Assignment: Below are records; quote them exactly from the first line through the line that contains "Each age band".

Data shown:

=== Begin Enclosure ===

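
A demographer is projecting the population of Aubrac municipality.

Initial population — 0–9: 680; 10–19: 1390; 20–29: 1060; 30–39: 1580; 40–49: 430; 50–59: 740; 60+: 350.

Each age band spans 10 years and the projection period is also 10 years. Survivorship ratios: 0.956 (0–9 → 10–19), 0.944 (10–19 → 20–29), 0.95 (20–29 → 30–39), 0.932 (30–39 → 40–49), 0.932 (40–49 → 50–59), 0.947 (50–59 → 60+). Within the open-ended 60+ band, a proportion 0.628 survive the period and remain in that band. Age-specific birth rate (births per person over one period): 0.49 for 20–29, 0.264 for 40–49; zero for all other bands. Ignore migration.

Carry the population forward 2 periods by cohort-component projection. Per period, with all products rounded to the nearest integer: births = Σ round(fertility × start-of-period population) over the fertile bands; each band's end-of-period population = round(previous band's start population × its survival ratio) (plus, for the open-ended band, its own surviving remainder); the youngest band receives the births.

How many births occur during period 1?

Let band 1 be 0–9 through band 7 = 60+.
Period 1.
Births: 1060 × 0.49 = 519  |  430 × 0.264 = 114 — total 633
Band 2: 680 × 0.956 = 650
Band 3: 1390 × 0.944 = 1312
Band 4: 1060 × 0.95 = 1007
Band 5: 1580 × 0.932 = 1473
Band 6: 430 × 0.932 = 401
Band 7: 740 × 0.947 + 350 × 0.628 = 701 + 220 = 921
Population now: 0–9=633, 10–19=650, 20–29=1312, 30–39=1007, 40–49=1473, 50–59=401, 60+=921

633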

=== End Enclosure ===

Exercise result:
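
A demographer is projecting the population of Aubrac municipality.

Initial population — 0–9: 680; 10–19: 1390; 20–29: 1060; 30–39: 1580; 40–49: 430; 50–59: 740; 60+: 350.

Each age band spans 10 years and the projection period is also 10 years. Survivorship ratios: 0.956 (0–9 → 10–19), 0.944 (10–19 → 20–29), 0.95 (20–29 → 30–39), 0.932 (30–39 → 40–49), 0.932 (40–49 → 50–59), 0.947 (50–59 → 60+). Within the open-ended 60+ band, a proportion 0.628 survive the period and remain in that band. Age-specific birth rate (births per person over one period): 0.49 for 20–29, 0.264 for 40–49; zero for all other bands. Ignore migration.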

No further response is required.